* **What the task asks**
Could you retype all of the data below exactly as given?
-------
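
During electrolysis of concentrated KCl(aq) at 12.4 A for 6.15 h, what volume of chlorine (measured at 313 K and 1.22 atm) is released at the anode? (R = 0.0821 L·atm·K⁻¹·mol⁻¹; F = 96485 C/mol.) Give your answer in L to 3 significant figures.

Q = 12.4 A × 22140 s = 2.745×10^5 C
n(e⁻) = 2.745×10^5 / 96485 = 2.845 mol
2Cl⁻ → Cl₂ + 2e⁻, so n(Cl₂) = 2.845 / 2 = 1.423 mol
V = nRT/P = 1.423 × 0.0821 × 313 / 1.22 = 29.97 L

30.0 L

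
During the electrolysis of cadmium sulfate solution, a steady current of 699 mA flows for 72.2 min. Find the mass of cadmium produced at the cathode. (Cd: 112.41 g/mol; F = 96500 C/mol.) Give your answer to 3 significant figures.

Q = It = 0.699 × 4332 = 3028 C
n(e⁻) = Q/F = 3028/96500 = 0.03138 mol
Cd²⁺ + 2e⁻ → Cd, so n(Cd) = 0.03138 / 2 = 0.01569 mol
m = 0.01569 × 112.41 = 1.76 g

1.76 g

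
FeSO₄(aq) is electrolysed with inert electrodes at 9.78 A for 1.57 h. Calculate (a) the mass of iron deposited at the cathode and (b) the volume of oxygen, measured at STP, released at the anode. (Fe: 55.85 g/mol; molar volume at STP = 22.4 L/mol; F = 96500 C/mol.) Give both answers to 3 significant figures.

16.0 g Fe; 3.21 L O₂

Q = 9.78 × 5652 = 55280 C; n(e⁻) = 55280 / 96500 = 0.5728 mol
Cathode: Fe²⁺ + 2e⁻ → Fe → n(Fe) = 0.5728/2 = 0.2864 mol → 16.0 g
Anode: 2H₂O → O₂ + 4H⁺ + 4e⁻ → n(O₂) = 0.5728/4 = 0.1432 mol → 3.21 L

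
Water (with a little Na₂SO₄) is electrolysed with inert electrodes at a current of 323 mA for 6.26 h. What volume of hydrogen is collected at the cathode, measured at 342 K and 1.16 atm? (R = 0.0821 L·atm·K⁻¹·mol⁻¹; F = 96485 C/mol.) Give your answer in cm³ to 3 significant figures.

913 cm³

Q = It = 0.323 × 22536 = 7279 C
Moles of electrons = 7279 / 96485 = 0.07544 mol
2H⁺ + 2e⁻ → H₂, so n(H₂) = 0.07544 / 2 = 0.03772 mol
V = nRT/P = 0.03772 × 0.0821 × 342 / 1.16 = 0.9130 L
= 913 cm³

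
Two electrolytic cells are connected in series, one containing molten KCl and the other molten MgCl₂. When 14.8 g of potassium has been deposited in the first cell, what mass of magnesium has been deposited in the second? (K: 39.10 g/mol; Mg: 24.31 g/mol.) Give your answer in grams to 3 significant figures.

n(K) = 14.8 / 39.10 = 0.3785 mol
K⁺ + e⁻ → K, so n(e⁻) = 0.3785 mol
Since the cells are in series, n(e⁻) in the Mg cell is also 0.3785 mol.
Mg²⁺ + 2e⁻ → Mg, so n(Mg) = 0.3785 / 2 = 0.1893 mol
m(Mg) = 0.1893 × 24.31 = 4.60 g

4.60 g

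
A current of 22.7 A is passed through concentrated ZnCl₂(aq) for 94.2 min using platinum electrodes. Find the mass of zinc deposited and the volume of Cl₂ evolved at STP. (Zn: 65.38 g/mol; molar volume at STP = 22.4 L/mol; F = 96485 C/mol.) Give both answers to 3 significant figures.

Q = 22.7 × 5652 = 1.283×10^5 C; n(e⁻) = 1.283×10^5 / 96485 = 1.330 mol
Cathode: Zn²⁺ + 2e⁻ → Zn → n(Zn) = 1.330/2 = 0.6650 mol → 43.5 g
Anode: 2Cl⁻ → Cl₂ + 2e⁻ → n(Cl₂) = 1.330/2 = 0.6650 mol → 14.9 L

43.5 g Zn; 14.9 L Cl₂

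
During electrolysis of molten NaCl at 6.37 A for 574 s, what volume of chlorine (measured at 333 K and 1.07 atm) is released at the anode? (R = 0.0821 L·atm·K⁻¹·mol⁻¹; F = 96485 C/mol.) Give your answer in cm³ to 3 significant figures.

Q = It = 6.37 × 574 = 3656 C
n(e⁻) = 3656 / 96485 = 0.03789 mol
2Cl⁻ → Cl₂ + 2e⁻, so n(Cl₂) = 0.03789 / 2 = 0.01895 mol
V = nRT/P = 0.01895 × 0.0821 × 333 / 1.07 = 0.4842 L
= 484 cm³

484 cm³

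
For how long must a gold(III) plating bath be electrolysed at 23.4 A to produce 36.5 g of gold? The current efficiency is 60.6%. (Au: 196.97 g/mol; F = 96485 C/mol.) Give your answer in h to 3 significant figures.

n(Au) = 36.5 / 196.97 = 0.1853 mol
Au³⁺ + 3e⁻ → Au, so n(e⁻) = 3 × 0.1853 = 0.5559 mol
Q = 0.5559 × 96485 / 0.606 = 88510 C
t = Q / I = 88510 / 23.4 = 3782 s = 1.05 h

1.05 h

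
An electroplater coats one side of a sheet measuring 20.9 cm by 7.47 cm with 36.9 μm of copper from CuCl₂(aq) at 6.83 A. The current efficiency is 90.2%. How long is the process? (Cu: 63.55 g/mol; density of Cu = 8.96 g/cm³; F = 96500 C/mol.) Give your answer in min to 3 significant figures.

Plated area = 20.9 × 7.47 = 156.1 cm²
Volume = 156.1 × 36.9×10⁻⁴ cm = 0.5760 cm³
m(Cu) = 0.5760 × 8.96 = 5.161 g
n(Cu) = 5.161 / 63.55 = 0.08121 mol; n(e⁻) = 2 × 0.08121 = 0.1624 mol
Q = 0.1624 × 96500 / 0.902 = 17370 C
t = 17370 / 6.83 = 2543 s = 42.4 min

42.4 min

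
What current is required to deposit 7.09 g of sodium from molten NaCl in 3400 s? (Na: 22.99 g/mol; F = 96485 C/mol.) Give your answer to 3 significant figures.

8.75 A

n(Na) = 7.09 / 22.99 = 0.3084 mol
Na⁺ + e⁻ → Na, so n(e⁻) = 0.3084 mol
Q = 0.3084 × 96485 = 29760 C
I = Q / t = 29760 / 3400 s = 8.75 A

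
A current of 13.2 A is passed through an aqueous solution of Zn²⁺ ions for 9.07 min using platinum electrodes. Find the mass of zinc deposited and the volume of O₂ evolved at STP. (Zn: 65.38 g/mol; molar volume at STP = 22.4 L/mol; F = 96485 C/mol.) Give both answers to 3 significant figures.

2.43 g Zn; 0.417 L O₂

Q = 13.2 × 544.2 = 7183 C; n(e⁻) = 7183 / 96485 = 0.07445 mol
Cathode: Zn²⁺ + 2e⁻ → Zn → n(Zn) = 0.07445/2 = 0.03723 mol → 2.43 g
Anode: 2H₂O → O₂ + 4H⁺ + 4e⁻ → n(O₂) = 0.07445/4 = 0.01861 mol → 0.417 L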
-------
* **Expected answer**
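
During electrolysis of concentrated KCl(aq) at 12.4 A for 6.15 h, what volume of chlorine (measured at 313 K and 1.22 atm) is released at the anode? (R = 0.0821 L·atm·K⁻¹·mol⁻¹; F = 96485 C/mol.) Give your answer in L to 3 significant figures.

Q = 12.4 A × 22140 s = 2.745×10^5 C
n(e⁻) = 2.745×10^5 / 96485 = 2.845 mol
2Cl⁻ → Cl₂ + 2e⁻, so n(Cl₂) = 2.845 / 2 = 1.423 mol
V = nRT/P = 1.423 × 0.0821 × 313 / 1.22 = 29.97 L

30.0 L

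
During the electrolysis of cadmium sulfate solution, a steady current of 699 mA flows for 72.2 min. Find the mass of cadmium produced at the cathode. (Cd: 112.41 g/mol; F = 96500 C/mol.) Give your answer to 3 significant figures.

Q = It = 0.699 × 4332 = 3028 C
n(e⁻) = Q/F = 3028/96500 = 0.03138 mol
Cd²⁺ + 2e⁻ → Cd, so n(Cd) = 0.03138 / 2 = 0.01569 mol
m = 0.01569 × 112.41 = 1.76 g

1.76 g

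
FeSO₄(aq) is electrolysed with inert electrodes at 9.78 A for 1.57 h. Calculate (a) the mass of iron deposited at the cathode and (b) the volume of oxygen, measured at STP, released at the anode. (Fe: 55.85 g/mol; molar volume at STP = 22.4 L/mol; F = 96500 C/mol.) Give both answers to 3 significant figures.

16.0 g Fe; 3.21 L O₂

Q = 9.78 × 5652 = 55280 C; n(e⁻) = 55280 / 96500 = 0.5728 mol
Cathode: Fe²⁺ + 2e⁻ → Fe → n(Fe) = 0.5728/2 = 0.2864 mol → 16.0 g
Anode: 2H₂O → O₂ + 4H⁺ + 4e⁻ → n(O₂) = 0.5728/4 = 0.1432 mol → 3.21 L

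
Water (with a little Na₂SO₄) is electrolysed with inert electrodes at a current of 323 mA for 6.26 h. What volume of hydrogen is collected at the cathode, measured at 342 K and 1.16 atm? (R = 0.0821 L·atm·K⁻¹·mol⁻¹; F = 96485 C/mol.) Give your answer in cm³ to 3 significant figures.

913 cm³

Q = It = 0.323 × 22536 = 7279 C
Moles of electrons = 7279 / 96485 = 0.07544 mol
2H⁺ + 2e⁻ → H₂, so n(H₂) = 0.07544 / 2 = 0.03772 mol
V = nRT/P = 0.03772 × 0.0821 × 342 / 1.16 = 0.9130 L
= 913 cm³

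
Two electrolytic cells are connected in series, one containing molten KCl and the other molten MgCl₂. When 14.8 g of potassium has been deposited in the first cell, what mass of magnesium has been deposited in the second? (K: 39.10 g/mol; Mg: 24.31 g/mol.) Give your answer in grams to 3 significant figures.

n(K) = 14.8 / 39.10 = 0.3785 mol
K⁺ + e⁻ → K, so n(e⁻) = 0.3785 mol
Since the cells are in series, n(e⁻) in the Mg cell is also 0.3785 mol.
Mg²⁺ + 2e⁻ → Mg, so n(Mg) = 0.3785 / 2 = 0.1893 mol
m(Mg) = 0.1893 × 24.31 = 4.60 g

4.60 g

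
A current of 22.7 A is passed through concentrated ZnCl₂(aq) for 94.2 min using platinum electrodes. Find the mass of zinc deposited and the volume of Cl₂ evolved at STP. (Zn: 65.38 g/mol; molar volume at STP = 22.4 L/mol; F = 96485 C/mol.) Give both answers to 3 significant figures.

Q = 22.7 × 5652 = 1.283×10^5 C; n(e⁻) = 1.283×10^5 / 96485 = 1.330 mol
Cathode: Zn²⁺ + 2e⁻ → Zn → n(Zn) = 1.330/2 = 0.6650 mol → 43.5 g
Anode: 2Cl⁻ → Cl₂ + 2e⁻ → n(Cl₂) = 1.330/2 = 0.6650 mol → 14.9 L

43.5 g Zn; 14.9 L Cl₂

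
During electrolysis of molten NaCl at 6.37 A for 574 s, what volume of chlorine (measured at 333 K and 1.07 atm) is released at the anode? (R = 0.0821 L·atm·K⁻¹·mol⁻¹; F = 96485 C/mol.) Give your answer in cm³ to 3 significant figures.

Q = It = 6.37 × 574 = 3656 C
n(e⁻) = 3656 / 96485 = 0.03789 mol
2Cl⁻ → Cl₂ + 2e⁻, so n(Cl₂) = 0.03789 / 2 = 0.01895 mol
V = nRT/P = 0.01895 × 0.0821 × 333 / 1.07 = 0.4842 L
= 484 cm³

484 cm³

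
For how long must a gold(III) plating bath be electrolysed at 23.4 A to produce 36.5 g of gold? The current efficiency is 60.6%. (Au: 196.97 g/mol; F = 96485 C/mol.) Give your answer in h to 3 significant figures.

n(Au) = 36.5 / 196.97 = 0.1853 mol
Au³⁺ + 3e⁻ → Au, so n(e⁻) = 3 × 0.1853 = 0.5559 mol
Q = 0.5559 × 96485 / 0.606 = 88510 C
t = Q / I = 88510 / 23.4 = 3782 s = 1.05 h

1.05 h

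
An electroplater coats one side of a sheet measuring 20.9 cm by 7.47 cm with 36.9 μm of copper from CuCl₂(aq) at 6.83 A. The current efficiency is 90.2%. How long is the process? (Cu: 63.55 g/mol; density of Cu = 8.96 g/cm³; F = 96500 C/mol.) Give your answer in min to 3 significant figures.

Plated area = 20.9 × 7.47 = 156.1 cm²
Volume = 156.1 × 36.9×10⁻⁴ cm = 0.5760 cm³
m(Cu) = 0.5760 × 8.96 = 5.161 g
n(Cu) = 5.161 / 63.55 = 0.08121 mol; n(e⁻) = 2 × 0.08121 = 0.1624 mol
Q = 0.1624 × 96500 / 0.902 = 17370 C
t = 17370 / 6.83 = 2543 s = 42.4 min

42.4 min

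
What current is required to deposit 7.09 g of sodium from molten NaCl in 3400 s? (Na: 22.99 g/mol; F = 96485 C/mol.) Give your answer to 3 significant figures.

8.75 A

n(Na) = 7.09 / 22.99 = 0.3084 mol
Na⁺ + e⁻ → Na, so n(e⁻) = 0.3084 mol
Q = 0.3084 × 96485 = 29760 C
I = Q / t = 29760 / 3400 s = 8.75 A

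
A current of 13.2 A is passed through an aqueous solution of Zn²⁺ ions for 9.07 min using platinum electrodes. Find the mass of zinc deposited and the volume of O₂ evolved at STP. (Zn: 65.38 g/mol; molar volume at STP = 22.4 L/mol; F = 96485 C/mol.) Give both answers to 3 significant figures.

2.43 g Zn; 0.417 L O₂

Q = 13.2 × 544.2 = 7183 C; n(e⁻) = 7183 / 96485 = 0.07445 mol
Cathode: Zn²⁺ + 2e⁻ → Zn → n(Zn) = 0.07445/2 = 0.03723 mol → 2.43 g
Anode: 2H₂O → O₂ + 4H⁺ + 4e⁻ → n(O₂) = 0.07445/4 = 0.01861 mol → 0.417 L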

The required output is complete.